>>>>>

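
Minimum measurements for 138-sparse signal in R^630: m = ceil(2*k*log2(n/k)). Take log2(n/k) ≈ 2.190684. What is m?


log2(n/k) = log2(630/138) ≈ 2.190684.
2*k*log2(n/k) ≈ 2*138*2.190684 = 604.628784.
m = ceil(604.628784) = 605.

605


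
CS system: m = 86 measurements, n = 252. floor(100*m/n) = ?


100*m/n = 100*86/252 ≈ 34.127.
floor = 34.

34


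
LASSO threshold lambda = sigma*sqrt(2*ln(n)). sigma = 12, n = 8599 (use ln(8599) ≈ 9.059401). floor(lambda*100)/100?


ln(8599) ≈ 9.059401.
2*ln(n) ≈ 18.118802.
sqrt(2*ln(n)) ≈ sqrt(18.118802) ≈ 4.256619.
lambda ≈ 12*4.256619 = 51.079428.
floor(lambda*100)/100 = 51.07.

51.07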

<<<<<
>>>>>

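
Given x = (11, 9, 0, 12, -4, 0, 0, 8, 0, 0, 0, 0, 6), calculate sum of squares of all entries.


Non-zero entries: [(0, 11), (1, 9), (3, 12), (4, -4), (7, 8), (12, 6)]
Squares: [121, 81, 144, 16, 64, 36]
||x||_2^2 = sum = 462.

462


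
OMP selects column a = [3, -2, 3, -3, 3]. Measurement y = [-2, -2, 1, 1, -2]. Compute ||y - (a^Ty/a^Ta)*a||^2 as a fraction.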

<<<<<

Go through the listing above and write out exactly the lines starting with the one holding "of all entries." and running through the one holding "OMP selects column", ends included, and no others.

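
Given x = (11, 9, 0, 12, -4, 0, 0, 8, 0, 0, 0, 0, 6), calculate sum of squares of all entries.


Non-zero entries: [(0, 11), (1, 9), (3, 12), (4, -4), (7, 8), (12, 6)]
Squares: [121, 81, 144, 16, 64, 36]
||x||_2^2 = sum = 462.

462


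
OMP selects column a = [3, -2, 3, -3, 3]. Measurement y = [-2, -2, 1, 1, -2]. Compute ||y - (a^Ty/a^Ta)*a||^2 as a fraction.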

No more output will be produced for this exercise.